# Directions for this task:
Please print each record exactly, omitting none of them.

# Data listing:
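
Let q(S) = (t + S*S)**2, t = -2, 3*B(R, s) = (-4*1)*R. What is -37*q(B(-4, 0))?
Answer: -2095828/81 ≈ -25874.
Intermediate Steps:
B(R, s) = -4*R/3 (B(R, s) = ((-4*1)*R)/3 = (-4*R)/3 = -4*R/3)
q(S) = (-2 + S**2)**2 (q(S) = (-2 + S*S)**2 = (-2 + S**2)**2)
-37*q(B(-4, 0)) = -37*(-2 + (-4/3*(-4))**2)**2 = -37*(-2 + (16/3)**2)**2 = -37*(-2 + 256/9)**2 = -37*(238/9)**2 = -37*56644/81 = -2095828/81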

# Your response:
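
Let q(S) = (t + S*S)**2, t = -2, 3*B(R, s) = (-4*1)*R. What is -37*q(B(-4, 0))?
Answer: -2095828/81 ≈ -25874.
Intermediate Steps:
B(R, s) = -4*R/3 (B(R, s) = ((-4*1)*R)/3 = (-4*R)/3 = -4*R/3)
q(S) = (-2 + S**2)**2 (q(S) = (-2 + S*S)**2 = (-2 + S**2)**2)
-37*q(B(-4, 0)) = -37*(-2 + (-4/3*(-4))**2)**2 = -37*(-2 + (16/3)**2)**2 = -37*(-2 + 256/9)**2 = -37*(238/9)**2 = -37*56644/81 = -2095828/81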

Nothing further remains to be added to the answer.